Task goal: Please copy out each line of the entries in which "choosing" appears.

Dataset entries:
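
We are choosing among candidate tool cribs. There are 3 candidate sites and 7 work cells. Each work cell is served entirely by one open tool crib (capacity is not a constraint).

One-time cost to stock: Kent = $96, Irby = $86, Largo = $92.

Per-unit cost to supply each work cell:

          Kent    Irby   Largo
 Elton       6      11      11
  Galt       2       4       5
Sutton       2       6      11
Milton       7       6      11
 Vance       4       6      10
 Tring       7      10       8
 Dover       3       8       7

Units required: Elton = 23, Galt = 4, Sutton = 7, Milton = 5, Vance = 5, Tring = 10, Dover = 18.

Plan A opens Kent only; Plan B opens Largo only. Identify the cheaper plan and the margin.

Plan A is cheaper by 318.

Plan A: {Kent}: Elton→Kent 6·23=138, Galt→Kent 2·4=8, Sutton→Kent 2·7=14, Milton→Kent 7·5=35, Vance→Kent 4·5=20, Tring→Kent 7·10=70, Dover→Kent 3·18=54. Service 339; fixed 96; total 435.
Plan B: {Largo}: Elton→Largo 11·23=253, Galt→Largo 5·4=20, Sutton→Largo 11·7=77, Milton→Largo 11·5=55, Vance→Largo 10·5=50, Tring→Largo 8·10=80, Dover→Largo 7·18=126. Service 661; fixed 92; total 753.
Difference: |435 − 753| = 318.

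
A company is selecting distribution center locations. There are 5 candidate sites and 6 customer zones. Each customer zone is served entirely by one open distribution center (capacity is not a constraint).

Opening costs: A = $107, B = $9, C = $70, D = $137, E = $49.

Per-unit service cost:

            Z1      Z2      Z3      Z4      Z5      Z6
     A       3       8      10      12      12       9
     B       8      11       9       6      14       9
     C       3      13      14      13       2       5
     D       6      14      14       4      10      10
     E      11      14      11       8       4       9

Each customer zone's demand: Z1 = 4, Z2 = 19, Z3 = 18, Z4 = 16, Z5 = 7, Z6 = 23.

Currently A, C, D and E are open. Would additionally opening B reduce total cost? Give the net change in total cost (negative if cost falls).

Yes — net change −9 (cost falls by 9).

Current service cost with {A, C, D, E}: 537.
Adding B: each customer zone re-picks its cheapest; new service cost 519, saving 18.
Extra fixed cost: 9. Net change = 9 − 18 = -9.
(Totals: 900 → 891.)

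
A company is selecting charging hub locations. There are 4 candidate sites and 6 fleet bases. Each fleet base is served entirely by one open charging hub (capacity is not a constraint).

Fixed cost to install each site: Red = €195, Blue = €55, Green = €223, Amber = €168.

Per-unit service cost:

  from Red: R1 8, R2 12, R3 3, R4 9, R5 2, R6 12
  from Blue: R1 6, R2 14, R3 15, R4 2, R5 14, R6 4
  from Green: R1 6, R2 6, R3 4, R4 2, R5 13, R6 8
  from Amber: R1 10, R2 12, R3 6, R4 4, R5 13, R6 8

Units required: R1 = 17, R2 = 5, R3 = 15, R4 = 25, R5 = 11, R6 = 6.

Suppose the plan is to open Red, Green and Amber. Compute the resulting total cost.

Total cost: 883

Each fleet base is assigned to its cheapest site among the open ones.
{Red, Green, Amber}: R1→Green 6·17=102, R2→Green 6·5=30, R3→Red 3·15=45, R4→Green 2·25=50, R5→Red 2·11=22, R6→Green 8·6=48. Service 297; fixed 586; total 883.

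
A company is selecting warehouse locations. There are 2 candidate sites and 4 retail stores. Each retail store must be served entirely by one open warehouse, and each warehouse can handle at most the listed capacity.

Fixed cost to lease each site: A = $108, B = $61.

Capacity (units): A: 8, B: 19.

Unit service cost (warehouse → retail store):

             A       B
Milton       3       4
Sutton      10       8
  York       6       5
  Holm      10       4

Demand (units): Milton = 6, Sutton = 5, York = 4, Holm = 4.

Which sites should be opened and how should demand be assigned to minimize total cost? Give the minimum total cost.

Minimum total cost: 161

Open {B}: Milton→B 4·6=24, Sutton→B 8·5=40, York→B 5·4=20, Holm→B 4·4=16.
Loads: B carries 19/19. Service 100; fixed 61; total 161.
Next best feasible plan costs 263.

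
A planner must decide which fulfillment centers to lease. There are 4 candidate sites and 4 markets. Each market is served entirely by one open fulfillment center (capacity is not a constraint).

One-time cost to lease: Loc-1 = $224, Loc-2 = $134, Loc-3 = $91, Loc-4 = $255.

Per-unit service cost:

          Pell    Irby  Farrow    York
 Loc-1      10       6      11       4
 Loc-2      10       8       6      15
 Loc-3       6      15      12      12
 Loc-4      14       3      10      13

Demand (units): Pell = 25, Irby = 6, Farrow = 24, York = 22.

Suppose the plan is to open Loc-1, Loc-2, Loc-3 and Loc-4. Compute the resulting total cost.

Each market is assigned to its cheapest site among the open ones.
{Loc-1, Loc-2, Loc-3, Loc-4}: Pell→Loc-3 6·25=150, Irby→Loc-4 3·6=18, Farrow→Loc-2 6·24=144, York→Loc-1 4·22=88. Service 400; fixed 704; total 1104.

Total cost: 1104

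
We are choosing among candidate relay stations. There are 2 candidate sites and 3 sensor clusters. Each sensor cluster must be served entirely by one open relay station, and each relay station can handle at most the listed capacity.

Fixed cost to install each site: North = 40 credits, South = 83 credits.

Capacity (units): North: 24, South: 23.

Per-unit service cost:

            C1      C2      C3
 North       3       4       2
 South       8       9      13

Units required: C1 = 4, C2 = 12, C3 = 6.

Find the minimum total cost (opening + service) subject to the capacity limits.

Open {North}: C1→North 3·4=12, C2→North 4·12=48, C3→North 2·6=12.
Loads: North carries 22/24. Service 72; fixed 40; total 112.
Next best feasible plan costs 195.

Minimum total cost: 112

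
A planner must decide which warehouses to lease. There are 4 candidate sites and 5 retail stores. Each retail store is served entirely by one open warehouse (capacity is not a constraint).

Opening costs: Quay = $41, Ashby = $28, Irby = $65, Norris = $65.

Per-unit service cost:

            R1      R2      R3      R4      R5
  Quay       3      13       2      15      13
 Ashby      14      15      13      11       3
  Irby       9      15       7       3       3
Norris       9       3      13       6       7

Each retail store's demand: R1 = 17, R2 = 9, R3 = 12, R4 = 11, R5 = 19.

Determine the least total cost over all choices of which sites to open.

For any fixed open set, each retail store goes to its cheapest open site; total = fixed + service.
{Quay, Ashby, Norris}: R1→Quay 3·17=51, R2→Norris 3·9=27, R3→Quay 2·12=24, R4→Norris 6·11=66, R5→Ashby 3·19=57. Service 225; fixed 134; total 359.
{Quay, Irby, Norris}: service 192 + fixed 171 = 363
{Quay, Irby}: R1→Quay 3·17=51, R2→Quay 13·9=117, R3→Quay 2·12=24, R4→Irby 3·11=33, R5→Irby 3·19=57. Service 282; fixed 106; total 388.
{Quay, Ashby, Irby, Norris}: R1→Quay 3·17=51, R2→Norris 3·9=27, R3→Quay 2·12=24, R4→Irby 3·11=33, R5→Ashby 3·19=57. Service 192; fixed 199; total 391.
(All 15 nonempty subsets were checked; Quay, Ashby and Norris is lowest.)

Minimum total cost: 359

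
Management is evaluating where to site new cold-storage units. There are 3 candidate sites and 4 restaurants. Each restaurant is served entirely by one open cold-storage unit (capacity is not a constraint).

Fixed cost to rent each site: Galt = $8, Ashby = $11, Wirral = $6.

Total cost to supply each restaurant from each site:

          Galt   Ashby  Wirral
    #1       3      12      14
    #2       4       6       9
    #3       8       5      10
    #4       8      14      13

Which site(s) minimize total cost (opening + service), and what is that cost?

For any fixed open set, each restaurant goes to its cheapest open site; total = fixed + service.
{Galt}: #1→Galt 3, #2→Galt 4, #3→Galt 8, #4→Galt 8. Service 23; fixed 8; total 31.
{Galt, Wirral}: service 23 + fixed 14 = 37
{Galt, Ashby}: service 20 + fixed 19 = 39
{Galt, Ashby, Wirral}: service 20 + fixed 25 = 45
(All 7 nonempty subsets were checked; Galt only is lowest.)

Open Galt only; minimum total cost 31.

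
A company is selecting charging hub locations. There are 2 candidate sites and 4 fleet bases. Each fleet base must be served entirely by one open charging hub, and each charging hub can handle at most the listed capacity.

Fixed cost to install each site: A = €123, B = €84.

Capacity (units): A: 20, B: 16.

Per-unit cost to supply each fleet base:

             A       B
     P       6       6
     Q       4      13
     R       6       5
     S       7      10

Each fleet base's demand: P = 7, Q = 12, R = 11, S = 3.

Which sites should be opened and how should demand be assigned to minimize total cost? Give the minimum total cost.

Minimum total cost: 382

Open {A, B}: P→A 6·7=42, Q→A 4·12=48, R→B 5·11=55, S→B 10·3=30.
Loads: A carries 19/20, B carries 14/16. Service 175; fixed 207; total 382.
Next best feasible plan costs 501.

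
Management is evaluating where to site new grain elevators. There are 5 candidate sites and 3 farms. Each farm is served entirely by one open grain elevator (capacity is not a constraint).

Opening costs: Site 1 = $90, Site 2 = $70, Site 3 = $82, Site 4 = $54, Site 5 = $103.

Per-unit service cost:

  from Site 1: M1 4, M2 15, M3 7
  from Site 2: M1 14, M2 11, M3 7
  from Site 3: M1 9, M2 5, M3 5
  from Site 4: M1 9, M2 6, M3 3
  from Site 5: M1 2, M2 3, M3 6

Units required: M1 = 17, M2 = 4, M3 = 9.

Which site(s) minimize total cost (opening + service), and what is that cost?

Open Site 5 only; minimum total cost 203.

For any fixed open set, each farm goes to its cheapest open site; total = fixed + service.
{Site 5}: M1→Site 5 2·17=34, M2→Site 5 3·4=12, M3→Site 5 6·9=54. Service 100; fixed 103; total 203.
{Site 4, Site 5}: M1→Site 5 2·17=34, M2→Site 5 3·4=12, M3→Site 4 3·9=27. Service 73; fixed 157; total 230.
{Site 4}: service 204 + fixed 54 = 258
{Site 1, Site 2, Site 3, Site 4, Site 5}: M1→Site 5 2·17=34, M2→Site 5 3·4=12, M3→Site 4 3·9=27. Service 73; fixed 399; total 472.
No other subset beats 203.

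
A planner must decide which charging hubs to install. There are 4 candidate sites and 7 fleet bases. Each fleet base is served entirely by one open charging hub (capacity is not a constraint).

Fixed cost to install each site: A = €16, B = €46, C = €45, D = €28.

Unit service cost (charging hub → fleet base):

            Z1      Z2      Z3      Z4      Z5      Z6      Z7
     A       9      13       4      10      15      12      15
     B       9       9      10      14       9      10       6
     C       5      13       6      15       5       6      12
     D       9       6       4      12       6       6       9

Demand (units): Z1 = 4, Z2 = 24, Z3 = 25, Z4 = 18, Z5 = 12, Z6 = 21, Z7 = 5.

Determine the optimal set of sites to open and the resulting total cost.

For any fixed open set, each fleet base goes to its cheapest open site; total = fixed + service.
{A, D}: Z1→A 9·4=36, Z2→D 6·24=144, Z3→A 4·25=100, Z4→A 10·18=180, Z5→D 6·12=72, Z6→D 6·21=126, Z7→D 9·5=45. Service 703; fixed 44; total 747.
{A, C, D}: service 675 + fixed 89 = 764
{D}: service 739 + fixed 28 = 767
{A, B, C, D}: Z1→C 5·4=20, Z2→D 6·24=144, Z3→A 4·25=100, Z4→A 10·18=180, Z5→C 5·12=60, Z6→C 6·21=126, Z7→B 6·5=30. Service 660; fixed 135; total 795.
No other subset beats 747.

Open A and D; minimum total cost 747.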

Exercise output:
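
We are choosing among candidate tool cribs. There are 3 candidate sites and 7 work cells. Each work cell is served entirely by one open tool crib (capacity is not a constraint).
We are choosing among candidate relay stations. There are 2 candidate sites and 3 sensor clusters. Each sensor cluster must be served entirely by one open relay station, and each relay station can handle at most the listed capacity.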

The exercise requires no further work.